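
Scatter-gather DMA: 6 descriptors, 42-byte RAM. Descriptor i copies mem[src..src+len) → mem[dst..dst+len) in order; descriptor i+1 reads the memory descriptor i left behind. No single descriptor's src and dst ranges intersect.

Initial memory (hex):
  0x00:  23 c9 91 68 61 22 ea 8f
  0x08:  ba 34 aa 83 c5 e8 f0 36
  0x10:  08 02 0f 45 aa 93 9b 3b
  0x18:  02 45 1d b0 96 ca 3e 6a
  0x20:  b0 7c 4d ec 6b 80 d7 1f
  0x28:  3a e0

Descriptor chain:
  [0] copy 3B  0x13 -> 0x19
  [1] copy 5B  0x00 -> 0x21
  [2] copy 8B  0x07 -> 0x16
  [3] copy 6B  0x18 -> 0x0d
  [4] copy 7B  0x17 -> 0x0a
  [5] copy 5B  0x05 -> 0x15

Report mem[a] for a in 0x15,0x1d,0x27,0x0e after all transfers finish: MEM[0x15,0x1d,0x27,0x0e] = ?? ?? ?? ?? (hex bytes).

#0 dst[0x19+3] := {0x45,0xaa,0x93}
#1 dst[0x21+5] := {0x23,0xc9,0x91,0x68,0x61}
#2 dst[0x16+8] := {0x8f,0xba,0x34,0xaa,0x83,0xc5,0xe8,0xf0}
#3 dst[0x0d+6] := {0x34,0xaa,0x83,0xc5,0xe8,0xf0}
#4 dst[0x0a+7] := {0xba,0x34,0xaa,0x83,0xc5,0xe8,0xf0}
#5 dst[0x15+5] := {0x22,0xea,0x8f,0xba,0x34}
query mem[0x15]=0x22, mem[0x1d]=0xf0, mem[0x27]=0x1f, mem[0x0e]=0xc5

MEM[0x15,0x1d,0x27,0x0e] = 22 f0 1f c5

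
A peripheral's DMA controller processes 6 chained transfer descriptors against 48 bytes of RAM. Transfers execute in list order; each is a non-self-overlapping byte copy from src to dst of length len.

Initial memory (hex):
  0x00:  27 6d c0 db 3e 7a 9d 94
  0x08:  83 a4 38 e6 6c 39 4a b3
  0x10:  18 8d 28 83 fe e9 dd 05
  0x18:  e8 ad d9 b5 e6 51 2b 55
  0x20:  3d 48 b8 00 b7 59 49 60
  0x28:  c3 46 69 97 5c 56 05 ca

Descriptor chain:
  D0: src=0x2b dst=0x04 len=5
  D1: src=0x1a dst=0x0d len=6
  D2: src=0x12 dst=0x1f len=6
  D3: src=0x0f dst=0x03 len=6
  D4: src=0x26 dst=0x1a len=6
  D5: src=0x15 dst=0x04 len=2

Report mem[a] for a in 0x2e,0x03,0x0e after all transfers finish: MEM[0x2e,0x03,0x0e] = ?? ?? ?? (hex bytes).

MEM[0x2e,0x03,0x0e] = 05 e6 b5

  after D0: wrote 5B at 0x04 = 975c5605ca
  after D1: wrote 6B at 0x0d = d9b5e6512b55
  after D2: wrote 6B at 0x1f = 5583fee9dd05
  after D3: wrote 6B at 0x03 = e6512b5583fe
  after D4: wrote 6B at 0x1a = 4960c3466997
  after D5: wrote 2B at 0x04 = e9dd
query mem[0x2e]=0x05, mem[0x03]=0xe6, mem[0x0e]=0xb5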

* * *

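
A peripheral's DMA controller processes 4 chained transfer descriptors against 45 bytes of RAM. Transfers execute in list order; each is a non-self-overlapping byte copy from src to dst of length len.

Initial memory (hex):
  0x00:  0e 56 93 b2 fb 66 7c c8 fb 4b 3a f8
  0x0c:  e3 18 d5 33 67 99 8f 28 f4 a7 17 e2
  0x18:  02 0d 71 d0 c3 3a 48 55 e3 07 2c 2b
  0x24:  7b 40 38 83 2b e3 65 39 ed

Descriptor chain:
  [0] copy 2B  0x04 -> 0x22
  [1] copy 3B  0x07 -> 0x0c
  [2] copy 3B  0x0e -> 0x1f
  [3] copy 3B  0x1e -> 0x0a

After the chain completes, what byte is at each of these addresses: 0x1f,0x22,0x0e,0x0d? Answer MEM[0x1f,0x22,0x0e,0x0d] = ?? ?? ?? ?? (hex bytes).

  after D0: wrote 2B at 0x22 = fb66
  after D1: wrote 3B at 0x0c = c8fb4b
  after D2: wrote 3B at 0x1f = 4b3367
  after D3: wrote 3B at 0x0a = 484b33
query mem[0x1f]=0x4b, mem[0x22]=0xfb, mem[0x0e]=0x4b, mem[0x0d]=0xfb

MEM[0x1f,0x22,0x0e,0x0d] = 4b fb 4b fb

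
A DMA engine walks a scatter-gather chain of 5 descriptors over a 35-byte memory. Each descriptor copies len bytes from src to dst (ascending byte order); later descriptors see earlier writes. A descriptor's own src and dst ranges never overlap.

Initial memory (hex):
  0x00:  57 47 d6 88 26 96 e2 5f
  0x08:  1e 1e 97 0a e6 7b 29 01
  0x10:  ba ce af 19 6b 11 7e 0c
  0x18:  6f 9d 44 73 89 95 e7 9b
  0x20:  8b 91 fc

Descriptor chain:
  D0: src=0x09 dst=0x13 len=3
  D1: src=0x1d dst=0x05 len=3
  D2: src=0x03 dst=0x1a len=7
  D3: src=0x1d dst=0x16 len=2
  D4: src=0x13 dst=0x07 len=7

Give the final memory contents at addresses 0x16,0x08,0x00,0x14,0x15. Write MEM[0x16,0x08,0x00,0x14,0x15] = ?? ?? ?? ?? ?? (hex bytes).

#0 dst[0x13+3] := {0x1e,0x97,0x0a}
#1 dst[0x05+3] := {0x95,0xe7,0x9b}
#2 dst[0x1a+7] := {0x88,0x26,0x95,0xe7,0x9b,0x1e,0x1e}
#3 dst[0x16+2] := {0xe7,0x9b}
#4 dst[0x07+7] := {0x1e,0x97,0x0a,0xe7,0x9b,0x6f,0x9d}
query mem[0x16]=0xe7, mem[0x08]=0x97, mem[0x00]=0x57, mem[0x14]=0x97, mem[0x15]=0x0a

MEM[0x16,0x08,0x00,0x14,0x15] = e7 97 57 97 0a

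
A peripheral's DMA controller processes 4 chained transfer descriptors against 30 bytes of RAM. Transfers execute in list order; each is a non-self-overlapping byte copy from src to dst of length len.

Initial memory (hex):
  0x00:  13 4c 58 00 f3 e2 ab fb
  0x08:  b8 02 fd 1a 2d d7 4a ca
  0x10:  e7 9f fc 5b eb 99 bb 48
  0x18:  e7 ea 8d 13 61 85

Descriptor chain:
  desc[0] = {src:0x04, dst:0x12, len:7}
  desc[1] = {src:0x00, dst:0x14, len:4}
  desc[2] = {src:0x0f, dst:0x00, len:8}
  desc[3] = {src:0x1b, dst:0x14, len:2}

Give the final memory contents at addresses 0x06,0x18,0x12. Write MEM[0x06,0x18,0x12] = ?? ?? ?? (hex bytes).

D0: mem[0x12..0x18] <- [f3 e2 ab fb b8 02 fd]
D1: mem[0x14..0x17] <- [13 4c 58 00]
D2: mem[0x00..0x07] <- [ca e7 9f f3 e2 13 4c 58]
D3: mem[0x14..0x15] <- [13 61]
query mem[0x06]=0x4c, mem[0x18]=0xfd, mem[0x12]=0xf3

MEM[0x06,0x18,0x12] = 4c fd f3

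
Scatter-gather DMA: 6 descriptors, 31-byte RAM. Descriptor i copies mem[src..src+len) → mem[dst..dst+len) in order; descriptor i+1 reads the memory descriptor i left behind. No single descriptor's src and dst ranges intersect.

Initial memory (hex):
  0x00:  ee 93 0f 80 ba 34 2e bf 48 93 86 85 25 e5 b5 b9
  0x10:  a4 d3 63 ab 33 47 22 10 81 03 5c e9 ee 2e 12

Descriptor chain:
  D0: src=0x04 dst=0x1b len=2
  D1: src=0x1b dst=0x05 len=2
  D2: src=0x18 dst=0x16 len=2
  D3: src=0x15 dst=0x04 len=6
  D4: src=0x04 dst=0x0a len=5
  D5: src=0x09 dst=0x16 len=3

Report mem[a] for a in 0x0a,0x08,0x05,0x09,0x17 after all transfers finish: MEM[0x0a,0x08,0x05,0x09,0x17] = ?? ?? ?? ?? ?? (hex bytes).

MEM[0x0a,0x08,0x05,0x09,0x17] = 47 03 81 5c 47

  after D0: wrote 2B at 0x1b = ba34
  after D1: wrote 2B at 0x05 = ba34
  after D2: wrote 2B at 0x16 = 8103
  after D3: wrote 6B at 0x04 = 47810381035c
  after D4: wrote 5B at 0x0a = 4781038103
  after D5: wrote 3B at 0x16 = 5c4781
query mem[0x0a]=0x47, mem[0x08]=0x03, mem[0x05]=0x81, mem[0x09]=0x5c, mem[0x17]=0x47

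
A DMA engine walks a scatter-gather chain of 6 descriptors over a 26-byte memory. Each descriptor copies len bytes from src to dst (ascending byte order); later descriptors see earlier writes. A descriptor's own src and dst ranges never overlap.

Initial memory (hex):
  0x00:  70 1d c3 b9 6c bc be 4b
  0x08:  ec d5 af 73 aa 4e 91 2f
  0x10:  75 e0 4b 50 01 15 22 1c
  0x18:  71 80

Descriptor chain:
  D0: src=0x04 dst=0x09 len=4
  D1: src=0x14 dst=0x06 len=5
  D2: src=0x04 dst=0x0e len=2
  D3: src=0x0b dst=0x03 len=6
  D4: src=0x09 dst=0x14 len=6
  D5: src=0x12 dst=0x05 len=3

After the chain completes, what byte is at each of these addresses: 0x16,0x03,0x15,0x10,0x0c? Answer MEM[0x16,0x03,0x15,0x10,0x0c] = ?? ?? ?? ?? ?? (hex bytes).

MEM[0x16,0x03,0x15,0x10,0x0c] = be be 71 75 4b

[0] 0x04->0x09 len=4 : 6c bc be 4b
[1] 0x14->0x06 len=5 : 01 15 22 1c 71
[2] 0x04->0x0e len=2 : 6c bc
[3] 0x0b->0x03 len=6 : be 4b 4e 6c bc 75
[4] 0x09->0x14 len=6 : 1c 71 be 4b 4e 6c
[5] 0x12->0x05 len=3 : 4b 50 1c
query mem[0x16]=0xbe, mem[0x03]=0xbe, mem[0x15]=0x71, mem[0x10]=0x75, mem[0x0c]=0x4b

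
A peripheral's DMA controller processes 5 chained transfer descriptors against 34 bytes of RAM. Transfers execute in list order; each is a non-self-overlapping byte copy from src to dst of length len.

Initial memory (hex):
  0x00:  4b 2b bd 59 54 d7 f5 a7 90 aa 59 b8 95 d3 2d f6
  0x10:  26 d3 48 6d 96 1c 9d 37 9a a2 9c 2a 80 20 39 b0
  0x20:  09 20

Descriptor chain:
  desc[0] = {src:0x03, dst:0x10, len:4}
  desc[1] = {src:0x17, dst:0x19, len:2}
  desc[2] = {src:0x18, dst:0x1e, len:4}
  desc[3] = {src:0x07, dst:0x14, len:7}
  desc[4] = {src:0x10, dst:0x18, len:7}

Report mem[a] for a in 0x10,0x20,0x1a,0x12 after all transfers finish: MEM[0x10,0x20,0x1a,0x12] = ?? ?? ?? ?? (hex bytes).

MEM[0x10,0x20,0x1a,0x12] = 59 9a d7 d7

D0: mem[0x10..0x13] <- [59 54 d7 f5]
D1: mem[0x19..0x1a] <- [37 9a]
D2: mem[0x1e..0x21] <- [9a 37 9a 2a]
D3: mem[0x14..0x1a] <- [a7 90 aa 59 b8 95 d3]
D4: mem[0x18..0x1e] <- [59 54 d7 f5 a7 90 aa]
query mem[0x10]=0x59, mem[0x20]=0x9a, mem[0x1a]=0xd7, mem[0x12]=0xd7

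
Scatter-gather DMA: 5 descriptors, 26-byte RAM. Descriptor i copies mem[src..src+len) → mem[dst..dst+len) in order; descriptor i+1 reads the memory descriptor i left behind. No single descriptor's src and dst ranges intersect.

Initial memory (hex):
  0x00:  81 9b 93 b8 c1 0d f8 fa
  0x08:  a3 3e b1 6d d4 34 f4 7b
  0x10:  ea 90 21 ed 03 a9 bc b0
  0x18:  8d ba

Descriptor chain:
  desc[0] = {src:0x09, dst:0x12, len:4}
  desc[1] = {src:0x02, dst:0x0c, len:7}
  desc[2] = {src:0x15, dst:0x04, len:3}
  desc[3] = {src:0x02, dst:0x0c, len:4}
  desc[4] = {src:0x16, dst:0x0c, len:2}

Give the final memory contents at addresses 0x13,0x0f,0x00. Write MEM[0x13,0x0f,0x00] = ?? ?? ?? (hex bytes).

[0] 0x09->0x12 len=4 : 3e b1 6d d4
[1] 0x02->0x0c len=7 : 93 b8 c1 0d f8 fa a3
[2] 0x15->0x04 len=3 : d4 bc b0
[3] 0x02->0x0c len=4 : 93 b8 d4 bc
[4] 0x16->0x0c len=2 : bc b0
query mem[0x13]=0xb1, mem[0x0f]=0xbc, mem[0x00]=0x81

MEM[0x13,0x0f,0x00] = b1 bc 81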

- **EXERCISE OBJECTIVE**: Once you reach the line with "D4: src=0x26 dst=0x1a len=6" in the data above, copy it and every line after it exactly, up to and including the line with "D5: src=0x15 dst=0x04 len=2".

- **EXERCISE SOLUTION**:
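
  D4: src=0x26 dst=0x1a len=6
  D5: src=0x15 dst=0x04 len=2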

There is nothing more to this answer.